What to do:
Repeat the entries verbatim.

(Stored data)
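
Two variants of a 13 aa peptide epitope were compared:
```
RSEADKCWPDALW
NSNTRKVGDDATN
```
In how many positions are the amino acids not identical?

Comparing position by position, 9 positions differ: 1 (R/N), 3 (E/N), 4 (A/T), 5 (D/R), 7 (C/V), 8 (W/G), 9 (P/D), 12 (L/T), 13 (W/N).

9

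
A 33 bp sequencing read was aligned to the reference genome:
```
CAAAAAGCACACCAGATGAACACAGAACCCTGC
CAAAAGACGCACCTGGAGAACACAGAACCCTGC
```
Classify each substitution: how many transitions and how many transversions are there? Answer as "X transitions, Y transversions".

4 transitions, 2 transversions

Transitions (purine↔purine or pyrimidine↔pyrimidine): 6 A→G, 7 G→A, 9 A→G, 16 A→G.
Transversions (purine↔pyrimidine): 14 A→T, 17 T→A.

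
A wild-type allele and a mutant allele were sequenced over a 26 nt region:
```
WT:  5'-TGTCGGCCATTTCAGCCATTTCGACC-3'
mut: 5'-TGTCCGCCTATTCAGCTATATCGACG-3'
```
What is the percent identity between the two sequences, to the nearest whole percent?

6 positions differ (5, 9, 10, 17, 20, 26), so 20 of 26 match: 20/26 = 76.92%.

77%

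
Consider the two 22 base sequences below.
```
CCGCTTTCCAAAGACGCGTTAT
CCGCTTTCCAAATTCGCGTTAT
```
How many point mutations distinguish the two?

2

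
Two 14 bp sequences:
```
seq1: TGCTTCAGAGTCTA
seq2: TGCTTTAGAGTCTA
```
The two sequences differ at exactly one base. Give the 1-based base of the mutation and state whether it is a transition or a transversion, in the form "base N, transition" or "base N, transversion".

Base 6 changes C→T. C is a pyrimidine and T is a pyrimidine, so this is a transition.

base 6, transition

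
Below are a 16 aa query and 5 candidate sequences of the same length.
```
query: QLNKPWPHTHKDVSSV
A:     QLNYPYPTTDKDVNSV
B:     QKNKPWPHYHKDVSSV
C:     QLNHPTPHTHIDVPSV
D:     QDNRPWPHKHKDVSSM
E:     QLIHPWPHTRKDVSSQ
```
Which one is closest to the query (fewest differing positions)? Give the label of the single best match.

Hamming distances to query — A: 5; B: 2; C: 4; D: 4; E: 4.
Smallest is B with 2 mismatches.

B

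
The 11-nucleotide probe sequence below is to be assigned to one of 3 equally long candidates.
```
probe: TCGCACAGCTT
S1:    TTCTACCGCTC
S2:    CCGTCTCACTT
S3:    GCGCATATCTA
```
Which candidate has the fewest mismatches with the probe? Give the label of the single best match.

S3

S1 differs at 5 positions; S2 differs at 6 positions; S3 differs at 4 positions. The closest is S3.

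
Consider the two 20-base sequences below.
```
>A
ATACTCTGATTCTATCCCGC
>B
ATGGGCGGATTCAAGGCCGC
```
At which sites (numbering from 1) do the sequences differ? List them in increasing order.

3, 4, 5, 7, 13, 15, 16

Scanning 1-based: 3: A/G; 4: C/G; 5: T/G; 7: T/G; 13: T/A; 15: T/G; 16: C/G.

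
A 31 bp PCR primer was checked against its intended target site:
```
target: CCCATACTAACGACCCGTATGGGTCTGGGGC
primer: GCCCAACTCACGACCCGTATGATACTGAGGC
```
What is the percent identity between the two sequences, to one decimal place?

Mismatches at positions 1, 4, 5, 9, 22, 23, 24, 28 (1-based): 8 of 31.
Identical positions: 23/31 = 74.19% → 74.2%.

74.2%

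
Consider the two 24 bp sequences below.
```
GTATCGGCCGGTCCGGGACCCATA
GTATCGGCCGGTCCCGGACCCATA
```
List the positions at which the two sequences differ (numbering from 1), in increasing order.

15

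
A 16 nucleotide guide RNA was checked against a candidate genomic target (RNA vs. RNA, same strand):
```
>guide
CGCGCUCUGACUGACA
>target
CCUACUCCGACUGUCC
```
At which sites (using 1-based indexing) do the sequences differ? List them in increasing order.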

Result below:
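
Two variants of a 13 aa peptide epitope were compared:
```
RSEADKCWPDALW
NSNTRKVGDDATN
```
In how many positions are the amino acids not identical?

Comparing position by position, 9 positions differ: 1 (R/N), 3 (E/N), 4 (A/T), 5 (D/R), 7 (C/V), 8 (W/G), 9 (P/D), 12 (L/T), 13 (W/N).

9

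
A 33 bp sequencing read was aligned to the reference genome:
```
CAAAAAGCACACCAGATGAACACAGAACCCTGC
CAAAAGACGCACCTGGAGAACACAGAACCCTGC
```
Classify each substitution: how many transitions and how many transversions are there? Answer as "X transitions, Y transversions".

4 transitions, 2 transversions

Transitions (purine↔purine or pyrimidine↔pyrimidine): 6 A→G, 7 G→A, 9 A→G, 16 A→G.
Transversions (purine↔pyrimidine): 14 A→T, 17 T→A.

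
A wild-type allele and a mutant allele were sequenced over a 26 nt region:
```
WT:  5'-TGTCGGCCATTTCAGCCATTTCGACC-3'
mut: 5'-TGTCCGCCTATTCAGCTATATCGACG-3'
```
What is the percent identity between the two sequences, to the nearest whole percent?

6 positions differ (5, 9, 10, 17, 20, 26), so 20 of 26 match: 20/26 = 76.92%.

77%

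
Consider the two 22 base sequences below.
```
CCGCTTTCCAAAGACGCGTTAT
CCGCTTTCCAAATTCGCGTTAT
```
How many point mutations distinguish the two?

2

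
Two 14 bp sequences:
```
seq1: TGCTTCAGAGTCTA
seq2: TGCTTTAGAGTCTA
```
The two sequences differ at exactly one base. Give the 1-based base of the mutation and state whether it is a transition or a transversion, in the form "base N, transition" or "base N, transversion".

Base 6 changes C→T. C is a pyrimidine and T is a pyrimidine, so this is a transition.

base 6, transition

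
Below are a 16 aa query and 5 candidate sequences of the same length.
```
query: QLNKPWPHTHKDVSSV
A:     QLNYPYPTTDKDVNSV
B:     QKNKPWPHYHKDVSSV
C:     QLNHPTPHTHIDVPSV
D:     QDNRPWPHKHKDVSSM
E:     QLIHPWPHTRKDVSSQ
```
Which one is closest to the query (fewest differing positions)? Give the label of the single best match.

Hamming distances to query — A: 5; B: 2; C: 4; D: 4; E: 4.
Smallest is B with 2 mismatches.

B

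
The 11-nucleotide probe sequence below is to be assigned to one of 3 equally long candidates.
```
probe: TCGCACAGCTT
S1:    TTCTACCGCTC
S2:    CCGTCTCACTT
S3:    GCGCATATCTA
```
Which candidate has the fewest mismatches with the probe? Give the label of the single best match.

S3

S1 differs at 5 positions; S2 differs at 6 positions; S3 differs at 4 positions. The closest is S3.

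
Consider the two 20-base sequences below.
```
>A
ATACTCTGATTCTATCCCGC
>B
ATGGGCGGATTCAAGGCCGC
```
At which sites (numbering from 1) do the sequences differ? List them in increasing order.

3, 4, 5, 7, 13, 15, 16

Scanning 1-based: 3: A/G; 4: C/G; 5: T/G; 7: T/G; 13: T/A; 15: T/G; 16: C/G.

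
A 31 bp PCR primer was checked against its intended target site:
```
target: CCCATACTAACGACCCGTATGGGTCTGGGGC
primer: GCCCAACTCACGACCCGTATGATACTGAGGC
```
What is the percent identity between the two sequences, to one decimal place?

Mismatches at positions 1, 4, 5, 9, 22, 23, 24, 28 (1-based): 8 of 31.
Identical positions: 23/31 = 74.19% → 74.2%.

74.2%

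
Consider the two 24 bp sequences below.
```
GTATCGGCCGGTCCGGGACCCATA
GTATCGGCCGGTCCCGGACCCATA
```
List the positions at which the two sequences differ (numbering from 1), in increasing order.

15

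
A 16 nucleotide guide RNA was checked against a candidate genomic target (RNA vs. RNA, same strand):
```
>guide
CGCGCUCUGACUGACA
>target
CCUACUCCGACUGUCC
```
At which sites (using 1-based indexing) do the sequences differ? List them in increasing order.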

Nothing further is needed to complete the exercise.